Saved entries:

+ + +

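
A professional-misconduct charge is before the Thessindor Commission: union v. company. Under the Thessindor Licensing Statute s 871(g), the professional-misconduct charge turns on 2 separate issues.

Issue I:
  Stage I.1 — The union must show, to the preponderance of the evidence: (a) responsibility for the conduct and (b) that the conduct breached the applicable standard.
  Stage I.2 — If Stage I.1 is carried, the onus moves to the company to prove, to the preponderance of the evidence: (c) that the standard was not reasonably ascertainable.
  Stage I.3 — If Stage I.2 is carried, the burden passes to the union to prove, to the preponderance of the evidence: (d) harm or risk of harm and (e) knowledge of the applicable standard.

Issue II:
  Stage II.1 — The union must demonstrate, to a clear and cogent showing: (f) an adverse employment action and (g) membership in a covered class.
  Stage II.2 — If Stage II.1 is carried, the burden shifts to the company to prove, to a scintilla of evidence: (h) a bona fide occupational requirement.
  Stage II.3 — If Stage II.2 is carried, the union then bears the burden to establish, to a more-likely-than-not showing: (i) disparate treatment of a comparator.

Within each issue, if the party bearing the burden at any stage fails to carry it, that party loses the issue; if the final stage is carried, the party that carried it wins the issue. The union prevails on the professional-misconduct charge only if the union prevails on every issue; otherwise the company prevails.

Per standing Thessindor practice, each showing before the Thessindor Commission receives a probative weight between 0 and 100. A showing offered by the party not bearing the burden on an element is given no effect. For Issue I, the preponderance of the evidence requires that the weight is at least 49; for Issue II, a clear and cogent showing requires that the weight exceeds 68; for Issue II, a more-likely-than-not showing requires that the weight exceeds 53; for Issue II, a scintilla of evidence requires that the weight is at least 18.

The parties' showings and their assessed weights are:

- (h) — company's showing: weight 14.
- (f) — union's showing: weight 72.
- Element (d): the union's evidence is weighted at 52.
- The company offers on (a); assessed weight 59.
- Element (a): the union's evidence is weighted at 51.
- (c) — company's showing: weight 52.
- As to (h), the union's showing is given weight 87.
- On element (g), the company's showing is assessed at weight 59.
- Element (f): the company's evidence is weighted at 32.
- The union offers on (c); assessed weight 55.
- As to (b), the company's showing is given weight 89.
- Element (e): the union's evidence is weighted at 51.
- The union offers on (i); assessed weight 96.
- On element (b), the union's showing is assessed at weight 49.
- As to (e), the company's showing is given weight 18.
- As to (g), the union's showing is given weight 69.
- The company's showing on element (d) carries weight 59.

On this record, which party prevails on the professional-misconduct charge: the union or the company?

union

— Issue I —
Stage I.1 (union, the preponderance of the evidence, weight is at least 49): (a) 51 (company's 59 disregarded) ≥ 49 — meets; (b) 49 (company's 89 disregarded) ≥ 49 — meets.
  Stage I.1 is satisfied; the onus moves to the company.
Stage I.2 (company, the preponderance of the evidence, weight is at least 49): (c) 52 (union's 55 disregarded) ≥ 49 — meets.
  Stage I.2 carried; the burden shifts to the union.
Stage I.3 (union, the preponderance of the evidence, weight is at least 49): (d) 52 (company's 59 disregarded) ≥ 49 — meets; (e) 51 (company's 18 disregarded) ≥ 49 — meets.
  The union carries the last stage.
Every stage carried; the union prevails on this issue.
— Issue II —
Stage II.1 (union, a clear and cogent showing, weight exceeds 68): (f) 72 (company's 32 disregarded) > 68 — meets; (g) 69 (company's 59 disregarded) > 68 — meets.
  The union carries Stage II.1; the company now bears the burden.
Stage II.2 (company, a scintilla of evidence, weight is at least 18): (h) 14 (union's 87 disregarded) < 18 — fails.
  Stage II.2 not carried; the company fails its burden.
The union prevails on this issue.
Per-issue: Issue I → union; Issue II → union. The union must prevail on every issue; overall, the union prevails.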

+ + +

**WHAT IS NEEDED**. Using the data above, reproduce exactly the lines from the line that contains "Stage I.1 —" through the line that contains "Stage I.2 —", including both.

**RESULT OF THIS TASK**.
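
  Stage I.1 — The union must show, to the preponderance of the evidence: (a) responsibility for the conduct and (b) that the conduct breached the applicable standard.
  Stage I.2 — If Stage I.1 is carried, the onus moves to the company to prove, to the preponderance of the evidence: (c) that the standard was not reasonably ascertainable.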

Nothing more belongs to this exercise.